Exercise prompt: Your result will be the set of lines with "Function", copied from the material below.

• • • • •

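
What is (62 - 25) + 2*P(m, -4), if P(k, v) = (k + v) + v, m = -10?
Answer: 1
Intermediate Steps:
P(k, v) = k + 2*v
(62 - 25) + 2*P(m, -4) = (62 - 25) + 2*(-10 + 2*(-4)) = 37 + 2*(-10 - 8) = 37 + 2*(-18) = 37 - 36 = 1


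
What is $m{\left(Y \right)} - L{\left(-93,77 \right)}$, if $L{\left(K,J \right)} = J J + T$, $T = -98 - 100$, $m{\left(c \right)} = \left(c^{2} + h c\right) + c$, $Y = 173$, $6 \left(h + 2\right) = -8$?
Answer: $\frac{71383}{3} \approx 23794.0$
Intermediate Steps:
$h = - \frac{10}{3}$ ($h = -2 + \frac{1}{6} \left(-8\right) = -2 - \frac{4}{3} = - \frac{10}{3} \approx -3.3333$)
$m{\left(c \right)} = c^{2} - \frac{7 c}{3}$ ($m{\left(c \right)} = \left(c^{2} - \frac{10 c}{3}\right) + c = c^{2} - \frac{7 c}{3}$)
$T = -198$
$L{\left(K,J \right)} = -198 + J^{2}$ ($L{\left(K,J \right)} = J J - 198 = J^{2} - 198 = -198 + J^{2}$)
$m{\left(Y \right)} - L{\left(-93,77 \right)} = \frac{1}{3} \cdot 173 \left(-7 + 3 \cdot 173\right) - \left(-198 + 77^{2}\right) = \frac{1}{3} \cdot 173 \left(-7 + 519\right) - \left(-198 + 5929\right) = \frac{1}{3} \cdot 173 \cdot 512 - 5731 = \frac{88576}{3} - 5731 = \frac{71383}{3}$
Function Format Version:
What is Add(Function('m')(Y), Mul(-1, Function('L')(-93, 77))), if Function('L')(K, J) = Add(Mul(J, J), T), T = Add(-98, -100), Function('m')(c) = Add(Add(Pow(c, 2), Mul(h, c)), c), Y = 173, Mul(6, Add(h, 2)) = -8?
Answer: Rational(71383, 3) ≈ 23794.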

• • • • •

Response box:
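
Function Format Version:
What is Add(Function('m')(Y), Mul(-1, Function('L')(-93, 77))), if Function('L')(K, J) = Add(Mul(J, J), T), T = Add(-98, -100), Function('m')(c) = Add(Add(Pow(c, 2), Mul(h, c)), c), Y = 173, Mul(6, Add(h, 2)) = -8?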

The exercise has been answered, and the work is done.